§ **Your goal**
For the records that follow, please set down exactly the lines between the one holding "0 0 0 0 0 1 1 0 0 0" and the one holding "0 0 0 1 0 0 0 0 1 0", inclusive, and only those.

BEGIN Exercise data

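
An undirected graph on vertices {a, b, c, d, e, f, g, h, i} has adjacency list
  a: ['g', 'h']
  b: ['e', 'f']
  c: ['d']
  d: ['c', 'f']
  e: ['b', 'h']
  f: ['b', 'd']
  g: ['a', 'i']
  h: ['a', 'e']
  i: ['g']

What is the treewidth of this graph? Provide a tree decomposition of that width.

The largest bag has 2 vertices, giving width 1; this decomposition certifies tw(G) ≤ 1. G has an edge, so its treewidth is at least 1. The upper and lower bounds meet at 1, so that is the treewidth.

Treewidth 1.
One optimal decomposition is:
Bags: B1 = {g, i}  B2 = {a, g}  B3 = {a, h}  B4 = {e, h}  B5 = {b, e}  B6 = {b, f}  B7 = {d, f}  B8 = {c, d}
Tree: B1–B2, B2–B3, B3–B4, B4–B5, B5–B6, B6–B7, B7–B8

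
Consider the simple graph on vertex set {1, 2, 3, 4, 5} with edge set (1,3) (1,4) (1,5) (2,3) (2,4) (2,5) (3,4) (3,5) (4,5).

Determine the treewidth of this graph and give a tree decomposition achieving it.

Each bag holds 4 vertices, so the decomposition has width 3, which upper-bounds the treewidth. Conversely, {1, 3, 4, 5} is a clique of size 4, and the vertices of any clique must share a bag in every tree decomposition; so some bag has ≥ 4 vertices and tw(G) ≥ 3. Combining the bounds, tw(G) = 3.

Treewidth 3.
One such decomposition:
Bags: B1 = {1, 3, 4, 5}  B2 = {2, 3, 4, 5}
Tree: B1–B2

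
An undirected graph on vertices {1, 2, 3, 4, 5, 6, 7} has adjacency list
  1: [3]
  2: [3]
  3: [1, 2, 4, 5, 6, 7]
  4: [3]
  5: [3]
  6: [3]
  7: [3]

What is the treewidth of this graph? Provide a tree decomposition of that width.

Treewidth 1.
One optimal decomposition is:
Bags: B1 = {3, 7}  B2 = {2, 3}  B3 = {3, 5}  B4 = {3, 6}  B5 = {3, 4}  B6 = {1, 3}
Tree: B1–B2, B1–B3, B1–B4, B3–B5, B4–B6

Each bag holds 2 vertices, so the decomposition has width 1, which upper-bounds the treewidth. Since G has at least one edge (e.g. 3–7), it is not an edgeless graph, so tw(G) ≥ 1. Hence tw(G) = 1 exactly.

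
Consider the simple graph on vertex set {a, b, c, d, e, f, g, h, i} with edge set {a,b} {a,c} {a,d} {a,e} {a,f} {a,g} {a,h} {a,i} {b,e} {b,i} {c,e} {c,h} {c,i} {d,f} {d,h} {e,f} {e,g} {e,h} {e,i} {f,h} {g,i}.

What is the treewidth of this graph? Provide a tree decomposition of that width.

Each bag holds 4 vertices, so the decomposition has width 3, which upper-bounds the treewidth. For the lower bound, the 4 vertices {a, d, f, h} are pairwise adjacent, and any tree decomposition puts a clique entirely inside one bag — forcing width ≥ 3. The upper and lower bounds meet at 3, so that is the treewidth.

Treewidth 3.
One optimal decomposition is:
Bags: B1 = {a, c, e, i}  B2 = {a, c, e, h}  B3 = {a, b, e, i}  B4 = {a, e, g, i}  B5 = {a, e, f, h}  B6 = {a, d, f, h}
Tree: B1–B2, B1–B3, B3–B4, B2–B5, B5–B6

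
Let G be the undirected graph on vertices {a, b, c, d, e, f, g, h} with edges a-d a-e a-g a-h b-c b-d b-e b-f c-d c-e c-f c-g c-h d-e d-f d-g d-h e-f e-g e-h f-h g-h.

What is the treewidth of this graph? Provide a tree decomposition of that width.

The largest bag has 5 vertices, giving width 4; this decomposition certifies tw(G) ≤ 4. For the lower bound, the 5 vertices {c, d, e, g, h} are pairwise adjacent, and any tree decomposition puts a clique entirely inside one bag — forcing width ≥ 4. The upper and lower bounds meet at 4, so that is the treewidth.

Treewidth 4.
One such decomposition:
Bags: B1 = {c, d, e, f, h}  B2 = {b, c, d, e, f}  B3 = {c, d, e, g, h}  B4 = {a, d, e, g, h}
Tree: B1–B2, B1–B3, B3–B4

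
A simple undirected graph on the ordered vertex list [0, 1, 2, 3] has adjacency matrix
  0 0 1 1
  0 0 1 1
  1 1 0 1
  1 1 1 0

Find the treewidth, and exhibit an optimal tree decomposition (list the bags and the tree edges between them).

Each bag holds 3 vertices, so the decomposition has width 2, which upper-bounds the treewidth. For the lower bound, the 3 vertices {0, 2, 3} are pairwise adjacent, and any tree decomposition puts a clique entirely inside one bag — forcing width ≥ 2. Combining the bounds, tw(G) = 2.

Treewidth 2.
One optimal decomposition is:
Bags: B1 = {1, 2, 3}  B2 = {0, 2, 3}
Tree: B1–B2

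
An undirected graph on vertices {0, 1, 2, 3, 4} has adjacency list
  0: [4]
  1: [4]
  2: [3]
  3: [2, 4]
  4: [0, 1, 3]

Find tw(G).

1

A width-1 tree decomposition is:
Bags: B1 = {3, 4}  B2 = {1, 4}  B3 = {0, 4}  B4 = {2, 3}
Tree: B1–B2, B1–B3, B1–B4
Each bag holds 2 vertices, so the decomposition has width 1, which upper-bounds the treewidth. G has an edge, so its treewidth is at least 1. Therefore the treewidth is 1.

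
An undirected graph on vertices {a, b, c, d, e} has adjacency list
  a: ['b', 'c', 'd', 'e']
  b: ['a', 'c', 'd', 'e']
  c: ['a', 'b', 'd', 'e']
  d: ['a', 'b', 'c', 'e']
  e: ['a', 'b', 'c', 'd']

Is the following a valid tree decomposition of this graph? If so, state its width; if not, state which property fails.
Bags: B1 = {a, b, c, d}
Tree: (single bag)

A tree decomposition must satisfy three properties: every vertex lies in some bag; for every edge, both endpoints lie together in some bag; and for every vertex, the bags containing it form a connected subtree. Here vertex e appears in no bag, so the decomposition is invalid.

No — vertex e appears in no bag.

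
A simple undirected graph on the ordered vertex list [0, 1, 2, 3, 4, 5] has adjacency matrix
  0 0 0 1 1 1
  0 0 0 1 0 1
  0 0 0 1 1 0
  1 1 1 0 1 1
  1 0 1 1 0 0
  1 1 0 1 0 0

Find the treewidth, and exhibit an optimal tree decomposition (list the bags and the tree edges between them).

Treewidth 2.
One optimal decomposition is:
Bags: B1 = {0, 3, 5}  B2 = {0, 3, 4}  B3 = {2, 3, 4}  B4 = {1, 3, 5}
Tree: B1–B2, B2–B3, B1–B4

The largest bag has 3 vertices, giving width 2; this decomposition certifies tw(G) ≤ 2. On the other hand G contains the 3-clique {0, 3, 4}. A clique must lie in a single bag of any decomposition, so no decomposition can have width below 2. Therefore the treewidth is 2.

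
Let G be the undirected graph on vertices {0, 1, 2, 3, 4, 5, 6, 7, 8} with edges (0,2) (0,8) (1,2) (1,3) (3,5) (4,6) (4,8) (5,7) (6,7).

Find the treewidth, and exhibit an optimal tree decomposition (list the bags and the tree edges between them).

The largest bag has 3 vertices, giving width 2; this decomposition certifies tw(G) ≤ 2. For the lower bound, G contains the cycle 0–8–4–6–7–5–3–1–2–0, so G is not a forest; only forests have treewidth ≤ 1, hence tw(G) ≥ 2. Therefore the treewidth is 2.

Treewidth 2.
One optimal decomposition is:
Bags: B1 = {0, 4, 8}  B2 = {0, 4, 6}  B3 = {0, 6, 7}  B4 = {0, 5, 7}  B5 = {0, 3, 5}  B6 = {0, 1, 3}  B7 = {0, 1, 2}
Tree: B1–B2, B2–B3, B3–B4, B4–B5, B5–B6, B6–B7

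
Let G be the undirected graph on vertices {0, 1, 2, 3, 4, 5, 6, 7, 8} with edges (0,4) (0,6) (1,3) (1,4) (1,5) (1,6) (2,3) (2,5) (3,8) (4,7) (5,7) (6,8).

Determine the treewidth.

A width-3 tree decomposition is:
Bags: B1 = {0, 4, 6, 8}  B2 = {1, 4, 6, 8}  B3 = {1, 3, 4, 8}  B4 = {1, 3, 4, 7}  B5 = {1, 3, 5, 7}  B6 = {2, 3, 5, 7}
Tree: B1–B2, B2–B3, B3–B4, B4–B5, B5–B6
The largest bag has 4 vertices, giving width 3; this decomposition certifies tw(G) ≤ 3. For the lower bound: the 4 vertex sets {0,6,8}, {4}, {1}, {2,3,5,7} are disjoint, each induces a connected subgraph, and every pair is joined by at least one edge of G. Contracting each set to a single vertex therefore yields K_{4} as a minor, and since treewidth is minor-monotone, tw(G) ≥ tw(K_{4}) = 3. Combining the bounds, tw(G) = 3.

3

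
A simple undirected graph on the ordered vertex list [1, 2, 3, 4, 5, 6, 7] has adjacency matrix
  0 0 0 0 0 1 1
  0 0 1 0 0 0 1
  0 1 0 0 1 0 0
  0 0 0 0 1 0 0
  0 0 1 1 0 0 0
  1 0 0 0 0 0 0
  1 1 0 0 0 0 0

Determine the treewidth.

1

A width-1 tree decomposition is:
Bags: B1 = {1, 6}  B2 = {1, 7}  B3 = {2, 7}  B4 = {2, 3}  B5 = {3, 5}  B6 = {4, 5}
Tree: B1–B2, B2–B3, B3–B4, B4–B5, B5–B6
Each bag holds 2 vertices, so the decomposition has width 1, which upper-bounds the treewidth. Since G has at least one edge (e.g. 6–1), it is not an edgeless graph, so tw(G) ≥ 1. Therefore the treewidth is 1.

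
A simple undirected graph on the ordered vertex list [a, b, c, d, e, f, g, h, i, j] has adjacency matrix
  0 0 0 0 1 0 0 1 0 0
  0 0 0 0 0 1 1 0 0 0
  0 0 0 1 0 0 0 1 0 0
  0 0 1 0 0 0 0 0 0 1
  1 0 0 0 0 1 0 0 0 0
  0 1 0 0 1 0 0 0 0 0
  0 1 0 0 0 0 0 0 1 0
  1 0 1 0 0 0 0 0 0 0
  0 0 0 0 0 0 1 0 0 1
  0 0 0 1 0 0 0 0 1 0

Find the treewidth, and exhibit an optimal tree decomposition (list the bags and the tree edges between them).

Every bag has size at most 3, so the width is 3 − 1 = 2 and tw(G) ≤ 2. For the lower bound, G contains the cycle e–f–b–g–i–j–d–c–h–a–e, so G is not a forest; only forests have treewidth ≤ 1, hence tw(G) ≥ 2. The upper and lower bounds meet at 2, so that is the treewidth.

Treewidth 2.
Bags: B1 = {b, e, f}  B2 = {b, e, g}  B3 = {e, g, i}  B4 = {e, i, j}  B5 = {d, e, j}  B6 = {c, d, e}  B7 = {c, e, h}  B8 = {a, e, h}
Tree: B1–B2, B2–B3, B3–B4, B4–B5, B5–B6, B6–B7, B7–B8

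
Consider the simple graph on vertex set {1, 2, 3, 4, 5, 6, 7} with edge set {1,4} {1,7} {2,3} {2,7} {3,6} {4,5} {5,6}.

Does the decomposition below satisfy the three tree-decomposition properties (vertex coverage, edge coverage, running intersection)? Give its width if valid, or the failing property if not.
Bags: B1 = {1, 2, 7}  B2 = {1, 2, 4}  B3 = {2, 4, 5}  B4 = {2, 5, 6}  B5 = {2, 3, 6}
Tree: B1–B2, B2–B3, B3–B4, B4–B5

Yes; width 2.

Checking the three conditions: (i) the bags cover all of {1, 2, 3, 4, 5, 6, 7}; (ii) for each edge, some bag contains both endpoints; (iii) the bags containing any fixed vertex form a subtree. All hold, so the decomposition is valid with width 3 − 1 = 2.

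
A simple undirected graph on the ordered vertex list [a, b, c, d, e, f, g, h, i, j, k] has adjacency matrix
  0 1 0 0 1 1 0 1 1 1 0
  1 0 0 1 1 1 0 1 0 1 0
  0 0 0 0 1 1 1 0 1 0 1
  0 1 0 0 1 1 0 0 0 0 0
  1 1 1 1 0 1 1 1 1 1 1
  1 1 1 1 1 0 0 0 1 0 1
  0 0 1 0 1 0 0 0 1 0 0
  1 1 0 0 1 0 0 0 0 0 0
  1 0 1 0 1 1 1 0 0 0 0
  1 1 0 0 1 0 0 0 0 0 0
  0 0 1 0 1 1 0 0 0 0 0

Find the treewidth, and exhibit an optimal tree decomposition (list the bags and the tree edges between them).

Treewidth 3.
One optimal decomposition is:
Bags: B1 = {a, b, e, f}  B2 = {a, e, f, i}  B3 = {a, b, e, j}  B4 = {c, e, f, i}  B5 = {a, b, e, h}  B6 = {b, d, e, f}  B7 = {c, e, f, k}  B8 = {c, e, g, i}
Tree: B1–B2, B1–B3, B2–B4, B3–B5, B1–B6, B4–B7, B4–B8

Each bag holds 4 vertices, so the decomposition has width 3, which upper-bounds the treewidth. Conversely, {c, e, g, i} is a clique of size 4, and the vertices of any clique must share a bag in every tree decomposition; so some bag has ≥ 4 vertices and tw(G) ≥ 3. Therefore the treewidth is 3.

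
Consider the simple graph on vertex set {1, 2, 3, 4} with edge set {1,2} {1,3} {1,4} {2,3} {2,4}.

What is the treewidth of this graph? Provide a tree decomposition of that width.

Treewidth 2.
One such decomposition:
Bags: B1 = {1, 2, 4}  B2 = {1, 2, 3}
Tree: B1–B2

Each bag holds 3 vertices, so the decomposition has width 2, which upper-bounds the treewidth. On the other hand G contains the 3-clique {1, 2, 3}. A clique must lie in a single bag of any decomposition, so no decomposition can have width below 2. The upper and lower bounds meet at 2, so that is the treewidth.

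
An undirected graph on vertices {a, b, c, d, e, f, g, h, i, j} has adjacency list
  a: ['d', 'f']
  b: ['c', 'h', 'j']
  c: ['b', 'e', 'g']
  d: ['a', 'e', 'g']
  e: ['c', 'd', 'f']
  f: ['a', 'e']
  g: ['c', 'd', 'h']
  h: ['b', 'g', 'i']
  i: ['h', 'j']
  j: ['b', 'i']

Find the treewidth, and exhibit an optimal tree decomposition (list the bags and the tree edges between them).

Treewidth 2.
One such decomposition:
Bags: B1 = {a, d, f}  B2 = {d, e, f}  B3 = {d, e, g}  B4 = {c, e, g}  B5 = {c, g, h}  B6 = {b, c, h}  B7 = {b, h, i}  B8 = {b, i, j}
Tree: B1–B2, B2–B3, B3–B4, B4–B5, B5–B6, B6–B7, B7–B8

Every bag has size at most 3, so the width is 3 − 1 = 2 and tw(G) ≤ 2. The edges a–f–e–d–a form a cycle, so G is not a tree and its treewidth is at least 2. Combining the bounds, tw(G) = 2.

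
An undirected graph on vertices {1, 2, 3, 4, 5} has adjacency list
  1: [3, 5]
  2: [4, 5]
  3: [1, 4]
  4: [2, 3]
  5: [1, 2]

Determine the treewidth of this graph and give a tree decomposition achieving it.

Each bag holds 3 vertices, so the decomposition has width 2, which upper-bounds the treewidth. Since 5–2–4–3–1–5 is a cycle in G, G is not acyclic. Forests are exactly the graphs of treewidth ≤ 1, so tw(G) ≥ 2. Therefore the treewidth is 2.

Treewidth 2.
One optimal decomposition is:
Bags: B1 = {2, 4, 5}  B2 = {3, 4, 5}  B3 = {1, 3, 5}
Tree: B1–B2, B2–B3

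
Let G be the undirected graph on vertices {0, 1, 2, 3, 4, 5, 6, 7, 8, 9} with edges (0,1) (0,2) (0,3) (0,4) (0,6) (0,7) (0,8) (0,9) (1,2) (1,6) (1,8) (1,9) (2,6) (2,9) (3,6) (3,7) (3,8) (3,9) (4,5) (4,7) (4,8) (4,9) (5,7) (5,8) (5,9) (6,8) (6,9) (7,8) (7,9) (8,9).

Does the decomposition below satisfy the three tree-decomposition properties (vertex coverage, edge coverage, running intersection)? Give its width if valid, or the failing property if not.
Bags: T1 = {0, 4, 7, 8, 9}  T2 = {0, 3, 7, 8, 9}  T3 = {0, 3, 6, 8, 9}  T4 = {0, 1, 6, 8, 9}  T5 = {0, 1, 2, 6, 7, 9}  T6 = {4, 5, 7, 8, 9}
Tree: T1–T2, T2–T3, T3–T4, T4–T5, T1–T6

A tree decomposition must satisfy three properties: every vertex lies in some bag; for every edge, both endpoints lie together in some bag; and for every vertex, the bags containing it form a connected subtree. Here bags containing vertex 7 are not connected in the tree, so the decomposition is invalid.

No — bags containing vertex 7 are not connected in the tree.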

END Exercise data

§ **Task solution**
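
  0 0 0 0 0 1 1 0 0 0
  0 0 0 1 0 0 0 1 0 0
  0 0 1 0 0 0 0 0 0 1
  1 0 0 0 0 1 0 0 0 0
  0 1 0 0 1 0 0 0 0 0
  0 1 0 0 0 0 0 0 1 0
  1 0 1 0 0 0 0 0 0 0
  0 0 0 0 0 0 1 0 0 1
  0 0 0 1 0 0 0 0 1 0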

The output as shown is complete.